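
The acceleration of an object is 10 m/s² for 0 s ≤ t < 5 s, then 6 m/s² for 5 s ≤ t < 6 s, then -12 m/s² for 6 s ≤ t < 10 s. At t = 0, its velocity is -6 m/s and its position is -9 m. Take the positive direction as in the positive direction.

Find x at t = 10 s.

237 m

On each constant-a segment, Δv = aΔt and Δx = v₀Δt + ½aΔt²; chain segment to segment.
0–5 s: v starts -6 m/s; Δx = -6·5 + ½·10·5² = 95 m; v ends 44 m/s.
5–6 s: v starts 44 m/s; Δx = 44·1 + ½·6·1² = 47 m; v ends 50 m/s.
6–10 s: v starts 50 m/s; Δx = 50·4 + ½·-12·4² = 104 m; v ends 2 m/s.
x(10) = -9 + Σ Δx = 237 m.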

--

_Problem to solve:_
Copy each entry exactly, leaving every line as it is.

_Output for this task:_
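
The acceleration of an object is 10 m/s² for 0 s ≤ t < 5 s, then 6 m/s² for 5 s ≤ t < 6 s, then -12 m/s² for 6 s ≤ t < 10 s. At t = 0, its velocity is -6 m/s and its position is -9 m. Take the positive direction as in the positive direction.

Find x at t = 10 s.

237 m

On each constant-a segment, Δv = aΔt and Δx = v₀Δt + ½aΔt²; chain segment to segment.
0–5 s: v starts -6 m/s; Δx = -6·5 + ½·10·5² = 95 m; v ends 44 m/s.
5–6 s: v starts 44 m/s; Δx = 44·1 + ½·6·1² = 47 m; v ends 50 m/s.
6–10 s: v starts 50 m/s; Δx = 50·4 + ½·-12·4² = 104 m; v ends 2 m/s.
x(10) = -9 + Σ Δx = 237 m.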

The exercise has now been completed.